== SUPPLIED DATA
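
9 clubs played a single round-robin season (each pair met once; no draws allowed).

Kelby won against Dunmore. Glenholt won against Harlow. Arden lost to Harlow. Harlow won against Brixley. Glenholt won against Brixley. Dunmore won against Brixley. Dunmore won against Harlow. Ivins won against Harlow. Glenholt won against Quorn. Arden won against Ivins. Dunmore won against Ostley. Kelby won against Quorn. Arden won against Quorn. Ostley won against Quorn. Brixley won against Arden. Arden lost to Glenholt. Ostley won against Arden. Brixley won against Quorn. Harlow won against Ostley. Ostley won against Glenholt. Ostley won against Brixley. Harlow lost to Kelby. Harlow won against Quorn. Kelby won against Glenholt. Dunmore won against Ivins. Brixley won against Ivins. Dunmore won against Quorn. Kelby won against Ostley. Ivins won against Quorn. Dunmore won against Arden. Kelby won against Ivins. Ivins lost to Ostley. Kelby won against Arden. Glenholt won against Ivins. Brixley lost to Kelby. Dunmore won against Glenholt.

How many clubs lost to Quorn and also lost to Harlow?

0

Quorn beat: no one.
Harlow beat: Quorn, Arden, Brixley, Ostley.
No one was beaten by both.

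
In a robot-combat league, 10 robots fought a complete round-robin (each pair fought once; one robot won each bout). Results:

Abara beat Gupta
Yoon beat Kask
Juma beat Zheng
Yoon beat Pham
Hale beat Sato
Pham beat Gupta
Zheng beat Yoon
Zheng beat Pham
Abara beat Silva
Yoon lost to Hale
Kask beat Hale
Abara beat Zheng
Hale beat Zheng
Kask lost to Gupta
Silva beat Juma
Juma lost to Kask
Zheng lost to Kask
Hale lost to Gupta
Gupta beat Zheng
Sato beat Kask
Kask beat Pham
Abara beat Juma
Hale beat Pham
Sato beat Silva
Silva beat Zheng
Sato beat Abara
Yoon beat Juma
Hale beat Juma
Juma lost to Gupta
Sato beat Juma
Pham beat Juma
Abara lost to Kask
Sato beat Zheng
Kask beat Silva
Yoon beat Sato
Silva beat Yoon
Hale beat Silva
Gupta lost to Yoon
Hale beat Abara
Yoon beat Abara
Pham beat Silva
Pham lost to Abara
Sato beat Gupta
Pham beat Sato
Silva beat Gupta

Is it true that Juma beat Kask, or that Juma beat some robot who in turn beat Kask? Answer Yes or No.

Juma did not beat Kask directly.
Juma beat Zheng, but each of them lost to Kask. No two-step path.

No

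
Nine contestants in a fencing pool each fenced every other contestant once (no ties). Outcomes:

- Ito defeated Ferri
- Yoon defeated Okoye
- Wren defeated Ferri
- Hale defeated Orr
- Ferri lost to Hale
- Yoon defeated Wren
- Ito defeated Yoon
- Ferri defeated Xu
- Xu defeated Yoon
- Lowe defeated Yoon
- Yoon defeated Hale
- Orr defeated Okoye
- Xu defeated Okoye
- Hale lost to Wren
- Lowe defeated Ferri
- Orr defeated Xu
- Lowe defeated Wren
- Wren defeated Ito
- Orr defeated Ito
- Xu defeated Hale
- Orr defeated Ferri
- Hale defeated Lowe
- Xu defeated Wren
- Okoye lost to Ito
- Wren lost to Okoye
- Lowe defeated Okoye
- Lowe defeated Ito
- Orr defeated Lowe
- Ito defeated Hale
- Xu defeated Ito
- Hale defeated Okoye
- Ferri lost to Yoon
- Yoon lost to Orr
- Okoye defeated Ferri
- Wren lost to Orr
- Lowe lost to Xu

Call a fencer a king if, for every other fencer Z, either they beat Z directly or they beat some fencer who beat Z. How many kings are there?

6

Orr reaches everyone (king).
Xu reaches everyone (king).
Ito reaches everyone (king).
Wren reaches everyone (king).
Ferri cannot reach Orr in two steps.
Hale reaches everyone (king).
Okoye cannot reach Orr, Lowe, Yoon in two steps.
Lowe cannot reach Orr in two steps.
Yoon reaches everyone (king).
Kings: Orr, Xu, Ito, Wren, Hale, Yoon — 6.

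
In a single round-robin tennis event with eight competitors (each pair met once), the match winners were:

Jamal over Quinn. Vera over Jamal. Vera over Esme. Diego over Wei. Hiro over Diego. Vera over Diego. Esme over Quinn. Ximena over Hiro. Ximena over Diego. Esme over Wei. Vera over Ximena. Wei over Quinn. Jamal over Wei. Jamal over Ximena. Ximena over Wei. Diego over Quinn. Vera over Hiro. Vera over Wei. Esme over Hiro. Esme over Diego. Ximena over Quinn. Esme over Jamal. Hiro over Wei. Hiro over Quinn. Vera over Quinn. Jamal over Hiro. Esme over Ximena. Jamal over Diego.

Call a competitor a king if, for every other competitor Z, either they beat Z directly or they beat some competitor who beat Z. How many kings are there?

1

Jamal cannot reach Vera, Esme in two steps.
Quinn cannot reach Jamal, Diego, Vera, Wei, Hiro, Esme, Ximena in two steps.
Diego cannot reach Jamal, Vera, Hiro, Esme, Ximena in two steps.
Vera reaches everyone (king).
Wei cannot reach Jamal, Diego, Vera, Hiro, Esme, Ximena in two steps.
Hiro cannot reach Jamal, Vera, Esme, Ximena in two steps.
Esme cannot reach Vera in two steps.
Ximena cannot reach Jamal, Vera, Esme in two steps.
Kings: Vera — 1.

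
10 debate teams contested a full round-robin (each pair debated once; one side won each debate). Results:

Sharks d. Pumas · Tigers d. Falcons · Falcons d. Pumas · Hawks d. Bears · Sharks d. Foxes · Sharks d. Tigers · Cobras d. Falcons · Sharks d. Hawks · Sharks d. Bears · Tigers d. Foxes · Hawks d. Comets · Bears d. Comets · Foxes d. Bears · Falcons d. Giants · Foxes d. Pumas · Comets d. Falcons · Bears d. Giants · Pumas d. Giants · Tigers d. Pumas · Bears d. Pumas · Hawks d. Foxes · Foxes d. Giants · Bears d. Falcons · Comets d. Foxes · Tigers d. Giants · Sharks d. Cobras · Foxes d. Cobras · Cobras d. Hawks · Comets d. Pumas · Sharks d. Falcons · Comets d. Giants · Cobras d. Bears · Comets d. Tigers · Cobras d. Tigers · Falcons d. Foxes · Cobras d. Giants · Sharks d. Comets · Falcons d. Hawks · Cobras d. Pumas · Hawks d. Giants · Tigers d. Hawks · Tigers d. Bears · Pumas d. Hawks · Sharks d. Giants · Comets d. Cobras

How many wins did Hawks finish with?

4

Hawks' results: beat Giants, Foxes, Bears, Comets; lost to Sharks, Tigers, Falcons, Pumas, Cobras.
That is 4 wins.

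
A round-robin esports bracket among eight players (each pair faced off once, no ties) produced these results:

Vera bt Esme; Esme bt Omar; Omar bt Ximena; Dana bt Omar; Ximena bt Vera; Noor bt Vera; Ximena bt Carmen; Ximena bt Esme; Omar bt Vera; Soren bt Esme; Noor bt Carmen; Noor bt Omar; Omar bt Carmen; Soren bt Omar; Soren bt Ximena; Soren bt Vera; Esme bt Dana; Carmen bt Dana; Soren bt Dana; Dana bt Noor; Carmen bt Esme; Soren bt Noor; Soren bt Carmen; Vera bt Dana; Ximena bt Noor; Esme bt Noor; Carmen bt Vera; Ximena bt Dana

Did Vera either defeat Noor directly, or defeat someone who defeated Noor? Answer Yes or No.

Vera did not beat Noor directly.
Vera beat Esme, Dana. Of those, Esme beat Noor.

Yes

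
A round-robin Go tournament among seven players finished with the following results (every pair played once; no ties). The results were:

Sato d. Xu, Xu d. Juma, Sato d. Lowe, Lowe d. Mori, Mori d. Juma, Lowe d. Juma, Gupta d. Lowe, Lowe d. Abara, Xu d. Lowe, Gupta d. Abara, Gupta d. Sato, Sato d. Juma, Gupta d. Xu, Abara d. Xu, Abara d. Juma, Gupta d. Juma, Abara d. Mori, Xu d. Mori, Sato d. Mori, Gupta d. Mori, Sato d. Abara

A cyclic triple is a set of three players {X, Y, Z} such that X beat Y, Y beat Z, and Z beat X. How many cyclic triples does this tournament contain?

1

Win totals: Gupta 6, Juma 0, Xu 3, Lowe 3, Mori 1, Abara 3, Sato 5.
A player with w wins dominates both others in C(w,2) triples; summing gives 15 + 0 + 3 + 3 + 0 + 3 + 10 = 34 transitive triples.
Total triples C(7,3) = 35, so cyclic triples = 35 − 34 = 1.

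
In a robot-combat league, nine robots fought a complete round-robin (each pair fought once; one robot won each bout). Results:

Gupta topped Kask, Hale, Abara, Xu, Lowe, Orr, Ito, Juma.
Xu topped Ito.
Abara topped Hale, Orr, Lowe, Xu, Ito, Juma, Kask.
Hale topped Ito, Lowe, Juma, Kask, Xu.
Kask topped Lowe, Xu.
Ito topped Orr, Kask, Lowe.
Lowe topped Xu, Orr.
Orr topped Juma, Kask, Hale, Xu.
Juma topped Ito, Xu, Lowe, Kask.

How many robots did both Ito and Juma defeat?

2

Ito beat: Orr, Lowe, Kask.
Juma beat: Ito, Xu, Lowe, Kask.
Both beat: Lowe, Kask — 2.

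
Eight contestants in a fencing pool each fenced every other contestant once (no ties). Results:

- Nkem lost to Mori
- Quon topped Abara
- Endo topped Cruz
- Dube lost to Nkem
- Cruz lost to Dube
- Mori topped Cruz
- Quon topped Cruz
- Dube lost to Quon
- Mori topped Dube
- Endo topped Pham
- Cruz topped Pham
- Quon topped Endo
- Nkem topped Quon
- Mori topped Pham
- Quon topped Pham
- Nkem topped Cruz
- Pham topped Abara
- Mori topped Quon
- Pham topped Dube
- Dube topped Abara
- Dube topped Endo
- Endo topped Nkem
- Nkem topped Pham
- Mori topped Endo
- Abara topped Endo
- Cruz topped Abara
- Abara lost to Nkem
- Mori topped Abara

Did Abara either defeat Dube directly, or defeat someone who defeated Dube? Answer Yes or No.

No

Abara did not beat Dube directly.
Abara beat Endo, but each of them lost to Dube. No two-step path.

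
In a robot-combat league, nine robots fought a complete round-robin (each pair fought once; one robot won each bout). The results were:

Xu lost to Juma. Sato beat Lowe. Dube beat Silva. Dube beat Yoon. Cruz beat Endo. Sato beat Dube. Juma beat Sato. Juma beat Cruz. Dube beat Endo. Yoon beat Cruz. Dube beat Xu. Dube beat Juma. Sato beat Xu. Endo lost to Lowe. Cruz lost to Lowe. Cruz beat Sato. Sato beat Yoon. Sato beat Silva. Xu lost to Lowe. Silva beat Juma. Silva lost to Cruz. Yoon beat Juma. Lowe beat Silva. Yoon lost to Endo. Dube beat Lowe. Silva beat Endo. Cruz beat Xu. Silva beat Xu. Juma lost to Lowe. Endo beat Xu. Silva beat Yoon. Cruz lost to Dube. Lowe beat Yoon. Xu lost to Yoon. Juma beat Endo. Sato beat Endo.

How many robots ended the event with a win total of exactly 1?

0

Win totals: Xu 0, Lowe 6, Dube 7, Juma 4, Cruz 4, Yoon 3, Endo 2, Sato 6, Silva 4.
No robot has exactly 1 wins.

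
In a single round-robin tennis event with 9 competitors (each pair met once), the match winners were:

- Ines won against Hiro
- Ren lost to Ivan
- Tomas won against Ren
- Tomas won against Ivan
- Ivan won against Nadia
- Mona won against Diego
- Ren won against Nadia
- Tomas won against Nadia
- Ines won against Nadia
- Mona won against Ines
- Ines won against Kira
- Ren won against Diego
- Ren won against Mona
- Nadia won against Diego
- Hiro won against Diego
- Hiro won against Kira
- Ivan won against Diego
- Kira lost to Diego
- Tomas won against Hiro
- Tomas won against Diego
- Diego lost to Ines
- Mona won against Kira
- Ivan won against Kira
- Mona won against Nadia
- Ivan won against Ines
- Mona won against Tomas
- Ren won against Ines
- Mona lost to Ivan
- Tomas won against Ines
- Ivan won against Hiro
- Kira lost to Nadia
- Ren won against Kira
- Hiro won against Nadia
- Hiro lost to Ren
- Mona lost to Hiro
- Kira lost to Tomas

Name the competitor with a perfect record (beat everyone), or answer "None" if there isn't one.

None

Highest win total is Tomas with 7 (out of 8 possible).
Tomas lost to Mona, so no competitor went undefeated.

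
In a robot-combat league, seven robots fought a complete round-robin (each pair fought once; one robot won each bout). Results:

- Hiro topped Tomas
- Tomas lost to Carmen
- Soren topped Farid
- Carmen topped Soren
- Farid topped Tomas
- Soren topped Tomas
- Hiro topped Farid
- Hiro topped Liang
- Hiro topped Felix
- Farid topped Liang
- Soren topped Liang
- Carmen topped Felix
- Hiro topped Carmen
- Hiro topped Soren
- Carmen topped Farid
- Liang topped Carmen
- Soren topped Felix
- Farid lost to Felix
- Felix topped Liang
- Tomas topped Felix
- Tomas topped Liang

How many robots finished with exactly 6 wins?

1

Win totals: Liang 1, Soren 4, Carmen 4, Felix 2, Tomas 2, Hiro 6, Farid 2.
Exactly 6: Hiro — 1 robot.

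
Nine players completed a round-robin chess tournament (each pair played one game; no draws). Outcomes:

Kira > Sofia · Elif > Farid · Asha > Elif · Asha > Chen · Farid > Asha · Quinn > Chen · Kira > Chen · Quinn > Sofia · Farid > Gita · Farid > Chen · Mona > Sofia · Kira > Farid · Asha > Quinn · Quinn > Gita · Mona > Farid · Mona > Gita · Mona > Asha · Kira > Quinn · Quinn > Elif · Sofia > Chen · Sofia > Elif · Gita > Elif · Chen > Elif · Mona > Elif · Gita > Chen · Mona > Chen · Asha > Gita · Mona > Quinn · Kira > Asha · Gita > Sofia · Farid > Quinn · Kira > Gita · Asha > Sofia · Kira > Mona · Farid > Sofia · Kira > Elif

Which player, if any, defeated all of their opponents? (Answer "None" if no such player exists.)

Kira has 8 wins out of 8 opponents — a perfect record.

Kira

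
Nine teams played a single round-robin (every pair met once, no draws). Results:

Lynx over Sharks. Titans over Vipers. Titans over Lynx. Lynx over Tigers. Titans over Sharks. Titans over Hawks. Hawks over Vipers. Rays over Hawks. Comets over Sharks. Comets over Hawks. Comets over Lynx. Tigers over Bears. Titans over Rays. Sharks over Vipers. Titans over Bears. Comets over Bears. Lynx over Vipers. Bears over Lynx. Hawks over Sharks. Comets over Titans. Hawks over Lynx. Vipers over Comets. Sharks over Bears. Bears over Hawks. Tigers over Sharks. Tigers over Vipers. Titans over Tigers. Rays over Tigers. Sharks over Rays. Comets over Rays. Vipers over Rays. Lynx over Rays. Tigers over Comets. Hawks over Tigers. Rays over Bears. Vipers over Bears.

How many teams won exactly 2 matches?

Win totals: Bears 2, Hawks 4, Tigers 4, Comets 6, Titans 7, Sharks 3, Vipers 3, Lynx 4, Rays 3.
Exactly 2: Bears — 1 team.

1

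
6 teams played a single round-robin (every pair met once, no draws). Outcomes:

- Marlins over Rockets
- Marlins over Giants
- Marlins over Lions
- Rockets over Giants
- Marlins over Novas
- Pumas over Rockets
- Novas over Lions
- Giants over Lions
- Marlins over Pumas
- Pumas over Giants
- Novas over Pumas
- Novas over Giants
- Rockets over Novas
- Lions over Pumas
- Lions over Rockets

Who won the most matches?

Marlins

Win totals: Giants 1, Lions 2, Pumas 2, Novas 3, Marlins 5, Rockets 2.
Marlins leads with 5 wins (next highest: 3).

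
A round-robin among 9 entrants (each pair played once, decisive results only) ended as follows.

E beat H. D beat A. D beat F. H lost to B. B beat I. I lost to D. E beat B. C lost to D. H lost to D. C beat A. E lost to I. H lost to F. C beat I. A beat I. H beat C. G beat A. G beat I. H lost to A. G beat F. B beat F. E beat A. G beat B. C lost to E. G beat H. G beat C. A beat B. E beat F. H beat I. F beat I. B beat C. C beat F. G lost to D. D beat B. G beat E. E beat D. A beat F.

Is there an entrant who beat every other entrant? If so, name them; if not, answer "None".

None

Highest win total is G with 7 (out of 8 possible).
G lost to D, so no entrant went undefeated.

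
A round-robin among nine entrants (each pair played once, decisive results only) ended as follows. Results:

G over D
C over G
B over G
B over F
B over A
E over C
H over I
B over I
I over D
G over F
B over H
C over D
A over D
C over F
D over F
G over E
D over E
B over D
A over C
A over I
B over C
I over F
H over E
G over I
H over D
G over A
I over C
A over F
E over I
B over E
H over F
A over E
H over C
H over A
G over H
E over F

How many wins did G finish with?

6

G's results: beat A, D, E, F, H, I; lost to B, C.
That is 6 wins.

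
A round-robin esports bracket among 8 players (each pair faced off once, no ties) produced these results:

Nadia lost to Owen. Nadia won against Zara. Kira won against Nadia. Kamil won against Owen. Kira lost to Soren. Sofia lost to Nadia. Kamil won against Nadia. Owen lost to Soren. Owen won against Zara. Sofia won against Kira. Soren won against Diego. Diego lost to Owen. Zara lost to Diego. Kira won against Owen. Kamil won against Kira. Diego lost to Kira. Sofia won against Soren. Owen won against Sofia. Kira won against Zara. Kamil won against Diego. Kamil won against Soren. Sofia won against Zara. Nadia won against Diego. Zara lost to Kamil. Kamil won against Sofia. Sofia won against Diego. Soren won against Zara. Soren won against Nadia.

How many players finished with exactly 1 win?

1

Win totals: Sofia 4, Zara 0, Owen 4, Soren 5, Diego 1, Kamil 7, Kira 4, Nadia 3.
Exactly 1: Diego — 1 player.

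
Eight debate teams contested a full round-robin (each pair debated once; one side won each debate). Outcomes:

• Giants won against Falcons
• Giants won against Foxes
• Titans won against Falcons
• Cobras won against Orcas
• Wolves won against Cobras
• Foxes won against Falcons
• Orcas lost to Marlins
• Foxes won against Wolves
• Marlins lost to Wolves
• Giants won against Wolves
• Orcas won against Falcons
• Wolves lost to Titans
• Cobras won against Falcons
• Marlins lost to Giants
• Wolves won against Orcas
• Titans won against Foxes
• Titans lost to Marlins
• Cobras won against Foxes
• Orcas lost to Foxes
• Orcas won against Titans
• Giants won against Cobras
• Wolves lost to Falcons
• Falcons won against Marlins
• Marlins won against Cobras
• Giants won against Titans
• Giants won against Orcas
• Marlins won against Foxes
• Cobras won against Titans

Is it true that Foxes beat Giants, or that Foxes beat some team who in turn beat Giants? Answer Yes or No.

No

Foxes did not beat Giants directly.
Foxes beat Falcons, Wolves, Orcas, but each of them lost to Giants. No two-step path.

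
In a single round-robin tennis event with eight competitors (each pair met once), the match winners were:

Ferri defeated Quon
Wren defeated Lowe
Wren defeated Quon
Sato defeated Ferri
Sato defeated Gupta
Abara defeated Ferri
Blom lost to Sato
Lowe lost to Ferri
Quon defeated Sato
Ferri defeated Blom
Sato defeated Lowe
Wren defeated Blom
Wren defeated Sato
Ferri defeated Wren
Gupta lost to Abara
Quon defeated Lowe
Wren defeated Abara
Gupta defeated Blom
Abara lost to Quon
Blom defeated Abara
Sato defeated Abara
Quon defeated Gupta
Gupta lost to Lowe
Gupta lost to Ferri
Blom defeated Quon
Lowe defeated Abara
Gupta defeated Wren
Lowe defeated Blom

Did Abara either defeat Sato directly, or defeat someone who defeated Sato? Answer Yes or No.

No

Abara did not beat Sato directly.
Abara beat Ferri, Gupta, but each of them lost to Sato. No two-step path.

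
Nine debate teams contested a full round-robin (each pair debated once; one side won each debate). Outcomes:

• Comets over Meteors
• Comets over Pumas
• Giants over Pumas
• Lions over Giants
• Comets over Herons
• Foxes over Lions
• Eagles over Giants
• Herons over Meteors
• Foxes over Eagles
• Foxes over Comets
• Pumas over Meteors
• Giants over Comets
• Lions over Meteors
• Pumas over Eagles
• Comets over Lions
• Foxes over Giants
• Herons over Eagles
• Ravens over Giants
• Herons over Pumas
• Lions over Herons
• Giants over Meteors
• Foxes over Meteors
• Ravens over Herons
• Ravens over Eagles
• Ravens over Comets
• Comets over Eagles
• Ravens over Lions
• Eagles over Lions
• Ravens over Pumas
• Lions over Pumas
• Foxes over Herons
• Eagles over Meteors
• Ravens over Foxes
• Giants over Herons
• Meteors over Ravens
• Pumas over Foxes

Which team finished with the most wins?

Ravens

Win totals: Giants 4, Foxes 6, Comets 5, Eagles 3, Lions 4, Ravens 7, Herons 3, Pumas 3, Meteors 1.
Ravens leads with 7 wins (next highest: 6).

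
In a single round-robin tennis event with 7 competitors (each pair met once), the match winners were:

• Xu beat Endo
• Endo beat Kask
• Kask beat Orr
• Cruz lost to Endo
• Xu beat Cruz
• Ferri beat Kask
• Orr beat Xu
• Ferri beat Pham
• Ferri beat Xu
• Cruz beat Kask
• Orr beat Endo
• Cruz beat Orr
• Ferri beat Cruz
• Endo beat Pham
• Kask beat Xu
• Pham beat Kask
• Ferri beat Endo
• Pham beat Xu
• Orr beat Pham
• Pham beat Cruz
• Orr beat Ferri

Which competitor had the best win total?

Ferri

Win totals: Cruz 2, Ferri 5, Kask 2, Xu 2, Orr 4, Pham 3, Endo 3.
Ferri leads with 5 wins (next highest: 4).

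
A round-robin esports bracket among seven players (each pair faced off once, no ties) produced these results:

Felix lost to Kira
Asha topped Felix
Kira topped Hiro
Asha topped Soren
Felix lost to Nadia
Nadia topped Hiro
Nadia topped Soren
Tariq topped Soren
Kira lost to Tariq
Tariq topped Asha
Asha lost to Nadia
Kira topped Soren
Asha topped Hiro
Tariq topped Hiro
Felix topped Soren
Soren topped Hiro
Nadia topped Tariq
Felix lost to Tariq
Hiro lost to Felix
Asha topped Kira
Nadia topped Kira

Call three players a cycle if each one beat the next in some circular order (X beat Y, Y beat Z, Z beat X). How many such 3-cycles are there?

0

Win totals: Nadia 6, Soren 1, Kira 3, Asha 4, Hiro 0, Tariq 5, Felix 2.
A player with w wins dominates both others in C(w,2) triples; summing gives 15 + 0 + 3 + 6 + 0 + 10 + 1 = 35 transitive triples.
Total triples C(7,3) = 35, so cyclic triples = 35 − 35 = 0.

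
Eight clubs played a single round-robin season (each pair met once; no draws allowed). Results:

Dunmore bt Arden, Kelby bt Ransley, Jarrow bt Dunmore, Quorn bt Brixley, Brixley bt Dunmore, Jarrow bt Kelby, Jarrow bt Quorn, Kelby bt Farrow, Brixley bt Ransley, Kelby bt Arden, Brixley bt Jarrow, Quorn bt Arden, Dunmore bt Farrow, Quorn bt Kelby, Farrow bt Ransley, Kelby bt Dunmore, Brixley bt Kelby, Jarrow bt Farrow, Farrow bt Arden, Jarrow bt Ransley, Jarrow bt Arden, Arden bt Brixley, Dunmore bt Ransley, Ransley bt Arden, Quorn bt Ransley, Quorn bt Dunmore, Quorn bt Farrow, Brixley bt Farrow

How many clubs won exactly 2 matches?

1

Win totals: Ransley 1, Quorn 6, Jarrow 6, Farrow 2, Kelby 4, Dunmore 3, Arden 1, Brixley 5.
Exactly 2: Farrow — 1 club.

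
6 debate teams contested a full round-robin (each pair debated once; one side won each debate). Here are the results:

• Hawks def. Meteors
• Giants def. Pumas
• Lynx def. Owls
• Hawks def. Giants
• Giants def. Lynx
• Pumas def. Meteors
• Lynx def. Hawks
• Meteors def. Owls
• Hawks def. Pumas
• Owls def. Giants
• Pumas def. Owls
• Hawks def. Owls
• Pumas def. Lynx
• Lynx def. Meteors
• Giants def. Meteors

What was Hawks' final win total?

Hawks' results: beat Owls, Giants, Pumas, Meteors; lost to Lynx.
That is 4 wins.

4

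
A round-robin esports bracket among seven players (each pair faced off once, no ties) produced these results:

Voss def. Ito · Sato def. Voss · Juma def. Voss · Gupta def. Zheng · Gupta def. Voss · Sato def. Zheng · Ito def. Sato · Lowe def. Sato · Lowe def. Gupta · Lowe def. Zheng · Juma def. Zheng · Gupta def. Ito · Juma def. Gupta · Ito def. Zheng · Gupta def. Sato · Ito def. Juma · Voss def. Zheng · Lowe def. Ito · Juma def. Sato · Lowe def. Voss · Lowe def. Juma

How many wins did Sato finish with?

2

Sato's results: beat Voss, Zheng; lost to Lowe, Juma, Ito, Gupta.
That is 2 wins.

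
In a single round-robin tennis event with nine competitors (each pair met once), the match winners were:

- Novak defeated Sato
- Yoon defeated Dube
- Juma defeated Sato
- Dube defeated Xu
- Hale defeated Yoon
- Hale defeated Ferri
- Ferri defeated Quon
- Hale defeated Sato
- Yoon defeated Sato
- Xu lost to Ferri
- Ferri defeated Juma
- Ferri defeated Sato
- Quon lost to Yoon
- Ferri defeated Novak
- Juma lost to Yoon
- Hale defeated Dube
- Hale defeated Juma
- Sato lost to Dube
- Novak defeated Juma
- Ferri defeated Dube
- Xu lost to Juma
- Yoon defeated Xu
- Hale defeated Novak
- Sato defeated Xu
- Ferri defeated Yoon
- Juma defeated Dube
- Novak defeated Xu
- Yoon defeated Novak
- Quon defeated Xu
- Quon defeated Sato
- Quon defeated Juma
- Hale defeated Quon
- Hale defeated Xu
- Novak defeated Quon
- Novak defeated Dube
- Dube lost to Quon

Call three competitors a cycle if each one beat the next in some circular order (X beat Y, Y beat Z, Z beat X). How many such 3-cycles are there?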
====
*ASSIGNMENT*:
Filter the entries down to the lines with the word "season" in them, and copy those lines.

*ANSWER TO THE EXERCISE*:
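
9 clubs played a single round-robin season (each pair met once; no draws allowed).
Eight clubs played a single round-robin season (each pair met once; no draws allowed). Results: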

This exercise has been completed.